- [Exercise objective]:
Exactly the lines from the one containing "At an irrigation" through the final line of the listing are to be retyped, and nothing more.

Entries provided START

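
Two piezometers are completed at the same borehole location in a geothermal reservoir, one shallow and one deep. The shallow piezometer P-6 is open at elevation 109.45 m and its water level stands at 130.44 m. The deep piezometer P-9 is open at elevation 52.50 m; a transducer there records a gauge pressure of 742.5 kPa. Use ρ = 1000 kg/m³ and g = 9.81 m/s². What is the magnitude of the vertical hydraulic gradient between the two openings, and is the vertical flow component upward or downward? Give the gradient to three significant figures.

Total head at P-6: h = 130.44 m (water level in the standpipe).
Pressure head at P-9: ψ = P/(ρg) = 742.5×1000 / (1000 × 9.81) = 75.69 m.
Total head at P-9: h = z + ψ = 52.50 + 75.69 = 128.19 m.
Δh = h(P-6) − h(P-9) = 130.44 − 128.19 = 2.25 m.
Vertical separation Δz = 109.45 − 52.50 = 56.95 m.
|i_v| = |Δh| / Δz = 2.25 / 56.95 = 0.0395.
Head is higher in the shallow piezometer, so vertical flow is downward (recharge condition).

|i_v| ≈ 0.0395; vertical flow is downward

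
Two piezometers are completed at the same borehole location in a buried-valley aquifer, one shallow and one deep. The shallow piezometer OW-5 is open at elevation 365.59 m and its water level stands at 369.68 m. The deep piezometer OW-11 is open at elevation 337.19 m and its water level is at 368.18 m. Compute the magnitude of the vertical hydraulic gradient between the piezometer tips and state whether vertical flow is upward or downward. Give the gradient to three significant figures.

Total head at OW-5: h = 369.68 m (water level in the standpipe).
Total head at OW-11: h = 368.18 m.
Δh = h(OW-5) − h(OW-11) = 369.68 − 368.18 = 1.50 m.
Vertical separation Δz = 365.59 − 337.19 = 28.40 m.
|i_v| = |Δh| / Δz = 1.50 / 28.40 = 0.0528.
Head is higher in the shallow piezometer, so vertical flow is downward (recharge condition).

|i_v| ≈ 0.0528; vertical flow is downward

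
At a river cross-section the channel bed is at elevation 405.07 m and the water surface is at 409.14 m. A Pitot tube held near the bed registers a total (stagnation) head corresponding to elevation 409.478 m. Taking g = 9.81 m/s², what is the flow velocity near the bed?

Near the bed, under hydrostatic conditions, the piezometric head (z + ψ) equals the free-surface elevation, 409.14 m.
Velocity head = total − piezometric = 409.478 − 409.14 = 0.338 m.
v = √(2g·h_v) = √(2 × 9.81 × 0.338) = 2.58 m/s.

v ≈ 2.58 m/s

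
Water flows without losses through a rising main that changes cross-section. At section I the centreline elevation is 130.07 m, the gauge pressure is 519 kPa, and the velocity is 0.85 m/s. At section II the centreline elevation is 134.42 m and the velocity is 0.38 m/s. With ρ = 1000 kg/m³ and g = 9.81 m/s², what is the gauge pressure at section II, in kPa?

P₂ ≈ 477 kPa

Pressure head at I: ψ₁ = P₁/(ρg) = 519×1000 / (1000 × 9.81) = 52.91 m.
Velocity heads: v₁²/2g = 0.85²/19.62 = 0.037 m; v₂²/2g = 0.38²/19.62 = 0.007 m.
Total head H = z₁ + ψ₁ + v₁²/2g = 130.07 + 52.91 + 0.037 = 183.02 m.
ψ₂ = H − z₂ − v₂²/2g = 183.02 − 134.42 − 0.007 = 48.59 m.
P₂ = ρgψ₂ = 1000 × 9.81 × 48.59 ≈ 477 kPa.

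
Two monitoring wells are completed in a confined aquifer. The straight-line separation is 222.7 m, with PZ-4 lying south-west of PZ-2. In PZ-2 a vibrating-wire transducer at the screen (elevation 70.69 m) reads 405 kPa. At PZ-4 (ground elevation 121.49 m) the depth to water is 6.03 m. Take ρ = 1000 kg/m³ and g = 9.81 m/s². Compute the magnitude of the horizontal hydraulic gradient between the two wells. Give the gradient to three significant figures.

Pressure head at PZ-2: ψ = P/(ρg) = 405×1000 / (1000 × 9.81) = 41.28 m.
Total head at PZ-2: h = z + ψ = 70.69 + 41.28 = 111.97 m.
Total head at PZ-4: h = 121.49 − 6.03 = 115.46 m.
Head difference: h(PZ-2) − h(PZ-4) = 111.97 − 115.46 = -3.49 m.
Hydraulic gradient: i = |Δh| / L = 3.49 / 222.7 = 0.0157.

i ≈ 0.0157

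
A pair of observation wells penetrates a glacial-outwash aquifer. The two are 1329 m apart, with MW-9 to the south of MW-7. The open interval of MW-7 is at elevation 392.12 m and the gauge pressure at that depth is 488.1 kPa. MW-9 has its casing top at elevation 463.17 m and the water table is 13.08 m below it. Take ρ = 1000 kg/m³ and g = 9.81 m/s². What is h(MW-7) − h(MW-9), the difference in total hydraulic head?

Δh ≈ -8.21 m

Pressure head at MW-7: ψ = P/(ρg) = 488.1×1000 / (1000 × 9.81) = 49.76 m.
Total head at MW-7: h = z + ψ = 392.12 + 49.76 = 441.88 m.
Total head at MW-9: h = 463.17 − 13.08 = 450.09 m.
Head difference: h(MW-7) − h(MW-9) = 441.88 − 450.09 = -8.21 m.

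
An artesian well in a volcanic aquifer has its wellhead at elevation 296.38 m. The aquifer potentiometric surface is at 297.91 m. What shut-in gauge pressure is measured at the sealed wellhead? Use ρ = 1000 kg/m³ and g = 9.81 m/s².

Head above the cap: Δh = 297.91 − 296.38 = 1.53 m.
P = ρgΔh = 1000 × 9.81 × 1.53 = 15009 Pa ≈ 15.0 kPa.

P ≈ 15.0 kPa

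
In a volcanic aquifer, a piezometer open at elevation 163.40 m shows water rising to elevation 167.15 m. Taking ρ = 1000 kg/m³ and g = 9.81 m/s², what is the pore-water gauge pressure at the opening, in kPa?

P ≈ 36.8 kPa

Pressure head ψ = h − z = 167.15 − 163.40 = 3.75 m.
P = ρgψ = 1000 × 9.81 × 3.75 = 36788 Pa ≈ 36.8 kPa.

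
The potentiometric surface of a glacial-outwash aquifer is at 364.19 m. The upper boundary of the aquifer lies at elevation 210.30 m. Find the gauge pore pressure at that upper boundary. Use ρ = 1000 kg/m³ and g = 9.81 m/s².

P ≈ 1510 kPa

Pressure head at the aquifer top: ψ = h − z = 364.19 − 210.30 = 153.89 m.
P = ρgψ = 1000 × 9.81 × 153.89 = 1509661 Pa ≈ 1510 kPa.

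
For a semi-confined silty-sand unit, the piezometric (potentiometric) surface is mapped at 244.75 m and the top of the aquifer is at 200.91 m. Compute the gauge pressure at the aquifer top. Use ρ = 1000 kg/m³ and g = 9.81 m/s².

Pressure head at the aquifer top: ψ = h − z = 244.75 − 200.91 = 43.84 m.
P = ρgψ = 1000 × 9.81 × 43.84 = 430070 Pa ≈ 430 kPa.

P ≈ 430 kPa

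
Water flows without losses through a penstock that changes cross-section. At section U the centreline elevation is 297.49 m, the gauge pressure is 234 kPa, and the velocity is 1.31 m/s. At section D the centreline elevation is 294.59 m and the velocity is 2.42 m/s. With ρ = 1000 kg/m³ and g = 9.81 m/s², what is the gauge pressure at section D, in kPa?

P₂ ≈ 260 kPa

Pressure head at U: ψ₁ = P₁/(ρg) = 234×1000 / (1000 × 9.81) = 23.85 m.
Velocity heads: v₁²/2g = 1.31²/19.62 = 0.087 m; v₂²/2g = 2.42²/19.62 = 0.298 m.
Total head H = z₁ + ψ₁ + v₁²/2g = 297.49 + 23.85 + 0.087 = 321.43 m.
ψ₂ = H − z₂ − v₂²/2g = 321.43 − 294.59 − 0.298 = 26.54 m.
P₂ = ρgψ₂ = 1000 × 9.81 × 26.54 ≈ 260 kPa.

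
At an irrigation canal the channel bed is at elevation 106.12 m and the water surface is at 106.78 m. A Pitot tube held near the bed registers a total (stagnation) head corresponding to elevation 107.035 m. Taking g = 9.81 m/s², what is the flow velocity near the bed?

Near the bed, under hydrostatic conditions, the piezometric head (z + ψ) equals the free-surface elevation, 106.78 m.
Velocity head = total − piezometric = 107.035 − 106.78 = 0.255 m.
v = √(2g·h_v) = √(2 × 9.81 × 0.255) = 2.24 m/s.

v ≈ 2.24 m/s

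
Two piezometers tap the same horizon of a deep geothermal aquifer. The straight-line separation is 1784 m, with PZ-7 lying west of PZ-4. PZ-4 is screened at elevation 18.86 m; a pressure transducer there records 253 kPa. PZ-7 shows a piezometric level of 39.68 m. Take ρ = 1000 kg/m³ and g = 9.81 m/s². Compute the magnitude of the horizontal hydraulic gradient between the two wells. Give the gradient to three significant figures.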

Entries provided END

- [Solved exercise]:
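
At an irrigation canal the channel bed is at elevation 106.12 m and the water surface is at 106.78 m. A Pitot tube held near the bed registers a total (stagnation) head corresponding to elevation 107.035 m. Taking g = 9.81 m/s², what is the flow velocity near the bed?

Near the bed, under hydrostatic conditions, the piezometric head (z + ψ) equals the free-surface elevation, 106.78 m.
Velocity head = total − piezometric = 107.035 − 106.78 = 0.255 m.
v = √(2g·h_v) = √(2 × 9.81 × 0.255) = 2.24 m/s.

v ≈ 2.24 m/s

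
Two piezometers tap the same horizon of a deep geothermal aquifer. The straight-line separation is 1784 m, with PZ-7 lying west of PZ-4. PZ-4 is screened at elevation 18.86 m; a pressure transducer there records 253 kPa. PZ-7 shows a piezometric level of 39.68 m. Take ρ = 1000 kg/m³ and g = 9.81 m/s². Compute the magnitude of the horizontal hydraulic gradient between the two wells. Give the gradient to three significant figures.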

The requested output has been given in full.